Assignment: Copy word for word each line from the one that has "Construct the natural" to the last line of the records, with no other lines.

Available data:
--- START ---

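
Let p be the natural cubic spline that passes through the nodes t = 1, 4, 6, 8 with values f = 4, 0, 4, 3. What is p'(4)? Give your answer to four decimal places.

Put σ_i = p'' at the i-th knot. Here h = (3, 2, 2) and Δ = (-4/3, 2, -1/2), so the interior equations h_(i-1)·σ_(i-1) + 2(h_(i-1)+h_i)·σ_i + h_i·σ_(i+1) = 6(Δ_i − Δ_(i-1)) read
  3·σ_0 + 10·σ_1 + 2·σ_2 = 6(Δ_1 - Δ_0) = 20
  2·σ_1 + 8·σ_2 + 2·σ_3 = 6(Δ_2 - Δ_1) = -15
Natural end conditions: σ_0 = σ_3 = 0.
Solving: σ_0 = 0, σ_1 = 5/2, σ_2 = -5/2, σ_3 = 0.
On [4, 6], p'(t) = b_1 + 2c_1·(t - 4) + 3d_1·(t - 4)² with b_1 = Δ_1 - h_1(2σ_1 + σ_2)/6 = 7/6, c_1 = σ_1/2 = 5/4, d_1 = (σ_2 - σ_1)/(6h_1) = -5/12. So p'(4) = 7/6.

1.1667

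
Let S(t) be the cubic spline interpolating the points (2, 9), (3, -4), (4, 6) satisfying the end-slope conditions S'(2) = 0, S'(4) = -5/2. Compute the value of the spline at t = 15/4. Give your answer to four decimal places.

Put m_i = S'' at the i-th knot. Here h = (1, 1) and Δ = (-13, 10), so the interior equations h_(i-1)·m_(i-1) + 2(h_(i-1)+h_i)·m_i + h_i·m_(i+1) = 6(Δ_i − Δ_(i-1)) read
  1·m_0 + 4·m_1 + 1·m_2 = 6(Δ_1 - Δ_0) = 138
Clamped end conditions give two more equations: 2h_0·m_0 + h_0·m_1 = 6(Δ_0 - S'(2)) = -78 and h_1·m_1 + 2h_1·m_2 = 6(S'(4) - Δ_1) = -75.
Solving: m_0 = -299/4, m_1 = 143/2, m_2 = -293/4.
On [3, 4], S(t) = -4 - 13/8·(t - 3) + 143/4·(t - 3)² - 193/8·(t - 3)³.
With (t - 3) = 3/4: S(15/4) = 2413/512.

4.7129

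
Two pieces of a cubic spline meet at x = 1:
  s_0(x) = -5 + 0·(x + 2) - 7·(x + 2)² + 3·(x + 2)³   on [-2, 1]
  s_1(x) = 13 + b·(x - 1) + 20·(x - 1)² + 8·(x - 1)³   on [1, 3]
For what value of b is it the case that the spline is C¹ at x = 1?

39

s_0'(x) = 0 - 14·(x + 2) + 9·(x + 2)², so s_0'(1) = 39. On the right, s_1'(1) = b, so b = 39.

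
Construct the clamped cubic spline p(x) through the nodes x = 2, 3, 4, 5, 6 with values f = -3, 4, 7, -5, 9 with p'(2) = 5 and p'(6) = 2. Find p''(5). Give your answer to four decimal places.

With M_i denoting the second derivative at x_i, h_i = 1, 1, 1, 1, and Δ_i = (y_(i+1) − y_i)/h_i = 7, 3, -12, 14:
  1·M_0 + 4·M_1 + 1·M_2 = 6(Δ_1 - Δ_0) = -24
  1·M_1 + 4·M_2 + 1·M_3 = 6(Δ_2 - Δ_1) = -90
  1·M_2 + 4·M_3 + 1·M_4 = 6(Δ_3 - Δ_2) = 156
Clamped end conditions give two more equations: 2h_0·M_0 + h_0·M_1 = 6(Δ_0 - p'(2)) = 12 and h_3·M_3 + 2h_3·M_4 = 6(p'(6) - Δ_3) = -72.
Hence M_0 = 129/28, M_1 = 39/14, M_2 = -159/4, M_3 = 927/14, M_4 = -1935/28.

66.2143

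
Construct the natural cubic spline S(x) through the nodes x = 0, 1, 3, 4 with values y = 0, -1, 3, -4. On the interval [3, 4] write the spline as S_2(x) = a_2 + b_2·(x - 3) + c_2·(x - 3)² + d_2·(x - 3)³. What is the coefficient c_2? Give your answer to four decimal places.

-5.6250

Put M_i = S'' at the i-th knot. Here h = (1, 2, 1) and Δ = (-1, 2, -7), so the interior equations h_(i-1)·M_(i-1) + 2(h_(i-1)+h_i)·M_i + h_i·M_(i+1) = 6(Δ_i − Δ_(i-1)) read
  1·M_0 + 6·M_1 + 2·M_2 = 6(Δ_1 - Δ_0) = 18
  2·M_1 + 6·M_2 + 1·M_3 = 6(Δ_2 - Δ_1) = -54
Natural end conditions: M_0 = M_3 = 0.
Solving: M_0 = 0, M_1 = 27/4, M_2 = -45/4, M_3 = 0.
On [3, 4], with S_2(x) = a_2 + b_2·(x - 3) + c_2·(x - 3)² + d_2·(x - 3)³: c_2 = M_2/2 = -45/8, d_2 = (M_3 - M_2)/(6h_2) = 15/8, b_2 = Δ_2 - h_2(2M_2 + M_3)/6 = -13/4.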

--- END ---

Result below:
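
Construct the natural cubic spline S(x) through the nodes x = 0, 1, 3, 4 with values y = 0, -1, 3, -4. On the interval [3, 4] write the spline as S_2(x) = a_2 + b_2·(x - 3) + c_2·(x - 3)² + d_2·(x - 3)³. What is the coefficient c_2? Give your answer to four decimal places.

-5.6250

Put M_i = S'' at the i-th knot. Here h = (1, 2, 1) and Δ = (-1, 2, -7), so the interior equations h_(i-1)·M_(i-1) + 2(h_(i-1)+h_i)·M_i + h_i·M_(i+1) = 6(Δ_i − Δ_(i-1)) read
  1·M_0 + 6·M_1 + 2·M_2 = 6(Δ_1 - Δ_0) = 18
  2·M_1 + 6·M_2 + 1·M_3 = 6(Δ_2 - Δ_1) = -54
Natural end conditions: M_0 = M_3 = 0.
Solving: M_0 = 0, M_1 = 27/4, M_2 = -45/4, M_3 = 0.
On [3, 4], with S_2(x) = a_2 + b_2·(x - 3) + c_2·(x - 3)² + d_2·(x - 3)³: c_2 = M_2/2 = -45/8, d_2 = (M_3 - M_2)/(6h_2) = 15/8, b_2 = Δ_2 - h_2(2M_2 + M_3)/6 = -13/4.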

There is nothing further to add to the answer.